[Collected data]
—————

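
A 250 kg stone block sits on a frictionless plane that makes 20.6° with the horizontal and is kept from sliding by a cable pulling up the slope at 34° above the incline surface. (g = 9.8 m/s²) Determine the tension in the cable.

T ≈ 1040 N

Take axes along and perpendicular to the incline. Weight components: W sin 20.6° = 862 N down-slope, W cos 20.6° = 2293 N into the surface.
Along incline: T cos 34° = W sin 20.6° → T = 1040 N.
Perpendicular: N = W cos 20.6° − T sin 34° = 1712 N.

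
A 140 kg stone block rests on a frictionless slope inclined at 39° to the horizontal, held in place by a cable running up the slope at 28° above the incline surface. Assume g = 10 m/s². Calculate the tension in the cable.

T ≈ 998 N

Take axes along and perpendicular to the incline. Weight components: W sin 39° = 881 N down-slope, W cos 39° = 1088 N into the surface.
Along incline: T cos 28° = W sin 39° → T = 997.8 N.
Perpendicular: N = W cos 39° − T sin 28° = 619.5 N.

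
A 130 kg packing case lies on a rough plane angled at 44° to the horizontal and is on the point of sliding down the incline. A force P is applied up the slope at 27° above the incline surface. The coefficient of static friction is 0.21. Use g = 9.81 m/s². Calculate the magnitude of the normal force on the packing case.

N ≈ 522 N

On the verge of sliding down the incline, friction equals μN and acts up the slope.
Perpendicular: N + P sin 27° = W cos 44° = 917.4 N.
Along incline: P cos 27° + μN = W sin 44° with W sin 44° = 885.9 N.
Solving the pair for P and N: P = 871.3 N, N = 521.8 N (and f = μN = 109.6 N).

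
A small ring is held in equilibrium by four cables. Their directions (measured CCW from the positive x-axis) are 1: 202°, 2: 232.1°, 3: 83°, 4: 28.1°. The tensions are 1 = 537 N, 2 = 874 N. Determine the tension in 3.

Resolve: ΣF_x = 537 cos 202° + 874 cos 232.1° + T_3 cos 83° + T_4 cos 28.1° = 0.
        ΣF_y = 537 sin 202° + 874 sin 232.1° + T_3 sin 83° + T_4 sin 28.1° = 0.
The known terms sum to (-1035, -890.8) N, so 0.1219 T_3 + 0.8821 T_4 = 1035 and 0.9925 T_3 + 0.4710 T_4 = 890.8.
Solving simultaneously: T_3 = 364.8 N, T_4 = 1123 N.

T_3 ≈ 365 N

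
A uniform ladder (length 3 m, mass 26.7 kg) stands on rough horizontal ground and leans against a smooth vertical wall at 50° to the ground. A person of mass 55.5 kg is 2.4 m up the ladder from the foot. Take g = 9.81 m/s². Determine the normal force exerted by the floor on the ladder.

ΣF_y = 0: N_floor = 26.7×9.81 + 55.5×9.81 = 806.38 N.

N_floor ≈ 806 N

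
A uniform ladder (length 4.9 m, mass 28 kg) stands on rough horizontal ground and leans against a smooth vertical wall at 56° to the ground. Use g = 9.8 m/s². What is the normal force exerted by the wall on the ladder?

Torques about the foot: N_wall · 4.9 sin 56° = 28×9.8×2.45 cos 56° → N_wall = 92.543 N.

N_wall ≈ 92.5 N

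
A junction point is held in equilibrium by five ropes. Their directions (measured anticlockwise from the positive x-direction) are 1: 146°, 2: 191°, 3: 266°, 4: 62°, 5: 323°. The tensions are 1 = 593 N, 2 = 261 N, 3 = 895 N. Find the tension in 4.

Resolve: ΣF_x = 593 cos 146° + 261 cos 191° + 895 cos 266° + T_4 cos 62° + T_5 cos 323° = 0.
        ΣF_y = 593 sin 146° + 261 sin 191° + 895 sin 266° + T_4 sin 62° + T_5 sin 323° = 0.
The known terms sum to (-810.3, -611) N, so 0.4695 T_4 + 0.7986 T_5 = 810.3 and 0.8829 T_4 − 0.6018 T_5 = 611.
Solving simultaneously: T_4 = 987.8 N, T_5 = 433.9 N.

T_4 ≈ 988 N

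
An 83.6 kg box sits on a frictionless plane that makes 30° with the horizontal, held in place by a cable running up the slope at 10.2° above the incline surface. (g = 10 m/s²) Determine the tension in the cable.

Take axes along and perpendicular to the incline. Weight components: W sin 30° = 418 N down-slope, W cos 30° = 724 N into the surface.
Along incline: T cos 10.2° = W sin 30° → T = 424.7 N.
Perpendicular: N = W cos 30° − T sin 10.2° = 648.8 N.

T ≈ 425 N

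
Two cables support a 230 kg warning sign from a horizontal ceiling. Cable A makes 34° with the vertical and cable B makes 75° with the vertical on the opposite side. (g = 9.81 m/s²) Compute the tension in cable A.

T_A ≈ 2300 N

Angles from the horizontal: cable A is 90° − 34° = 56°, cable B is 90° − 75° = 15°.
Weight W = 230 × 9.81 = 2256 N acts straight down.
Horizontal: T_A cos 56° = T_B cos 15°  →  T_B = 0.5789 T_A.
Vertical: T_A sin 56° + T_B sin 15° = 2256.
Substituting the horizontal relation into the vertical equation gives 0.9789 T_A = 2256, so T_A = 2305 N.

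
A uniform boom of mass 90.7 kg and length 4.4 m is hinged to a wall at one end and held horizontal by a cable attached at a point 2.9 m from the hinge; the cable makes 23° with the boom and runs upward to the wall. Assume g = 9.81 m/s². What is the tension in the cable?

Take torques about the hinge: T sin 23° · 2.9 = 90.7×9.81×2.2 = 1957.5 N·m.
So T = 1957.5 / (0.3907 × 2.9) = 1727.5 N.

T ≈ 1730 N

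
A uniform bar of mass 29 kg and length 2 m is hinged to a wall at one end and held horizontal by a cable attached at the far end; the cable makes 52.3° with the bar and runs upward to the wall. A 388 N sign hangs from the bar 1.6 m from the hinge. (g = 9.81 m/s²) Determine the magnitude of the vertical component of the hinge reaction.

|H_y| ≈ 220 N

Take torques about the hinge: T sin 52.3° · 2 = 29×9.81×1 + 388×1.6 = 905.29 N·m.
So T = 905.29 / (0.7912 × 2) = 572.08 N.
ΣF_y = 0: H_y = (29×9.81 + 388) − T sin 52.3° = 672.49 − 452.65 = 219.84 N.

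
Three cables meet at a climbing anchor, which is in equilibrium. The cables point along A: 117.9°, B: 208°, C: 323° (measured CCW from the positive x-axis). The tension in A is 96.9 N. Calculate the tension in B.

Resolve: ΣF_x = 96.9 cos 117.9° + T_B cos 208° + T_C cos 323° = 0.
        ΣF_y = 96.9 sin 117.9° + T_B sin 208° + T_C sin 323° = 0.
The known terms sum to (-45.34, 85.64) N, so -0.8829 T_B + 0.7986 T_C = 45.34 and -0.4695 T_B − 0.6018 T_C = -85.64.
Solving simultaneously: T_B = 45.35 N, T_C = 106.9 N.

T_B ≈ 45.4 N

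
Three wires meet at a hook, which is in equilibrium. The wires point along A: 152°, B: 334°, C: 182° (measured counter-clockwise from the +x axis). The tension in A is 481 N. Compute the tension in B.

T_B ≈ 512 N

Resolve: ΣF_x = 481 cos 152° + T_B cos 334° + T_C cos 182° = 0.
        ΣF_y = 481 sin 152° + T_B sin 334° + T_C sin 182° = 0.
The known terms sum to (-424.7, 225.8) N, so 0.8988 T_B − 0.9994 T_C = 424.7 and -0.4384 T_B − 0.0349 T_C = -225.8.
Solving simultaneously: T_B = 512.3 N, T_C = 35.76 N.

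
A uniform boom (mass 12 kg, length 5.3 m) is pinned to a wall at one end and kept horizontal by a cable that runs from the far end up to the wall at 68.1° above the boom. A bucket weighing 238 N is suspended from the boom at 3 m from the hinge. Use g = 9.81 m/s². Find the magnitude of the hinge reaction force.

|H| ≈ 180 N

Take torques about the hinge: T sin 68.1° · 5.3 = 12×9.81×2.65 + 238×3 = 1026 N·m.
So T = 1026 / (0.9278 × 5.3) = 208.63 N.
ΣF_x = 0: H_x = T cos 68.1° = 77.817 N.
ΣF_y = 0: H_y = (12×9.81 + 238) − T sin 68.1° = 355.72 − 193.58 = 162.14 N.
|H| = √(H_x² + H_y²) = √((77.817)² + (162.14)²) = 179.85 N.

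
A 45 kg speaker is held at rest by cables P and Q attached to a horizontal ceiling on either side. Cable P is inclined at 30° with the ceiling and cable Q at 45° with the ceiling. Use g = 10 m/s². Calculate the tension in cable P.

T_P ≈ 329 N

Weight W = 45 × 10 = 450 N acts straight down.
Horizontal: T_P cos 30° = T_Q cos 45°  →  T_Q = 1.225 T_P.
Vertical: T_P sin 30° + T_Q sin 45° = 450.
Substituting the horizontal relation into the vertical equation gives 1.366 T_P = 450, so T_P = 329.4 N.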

—————

Goal of the exercise
The required output is every line of the entries, starting at the one that contains "A 45 kg speaker" and ending at the last, copied exactly.

Expected answer
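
A 45 kg speaker is held at rest by cables P and Q attached to a horizontal ceiling on either side. Cable P is inclined at 30° with the ceiling and cable Q at 45° with the ceiling. Use g = 10 m/s². Calculate the tension in cable P.

T_P ≈ 329 N

Weight W = 45 × 10 = 450 N acts straight down.
Horizontal: T_P cos 30° = T_Q cos 45°  →  T_Q = 1.225 T_P.
Vertical: T_P sin 30° + T_Q sin 45° = 450.
Substituting the horizontal relation into the vertical equation gives 1.366 T_P = 450, so T_P = 329.4 N.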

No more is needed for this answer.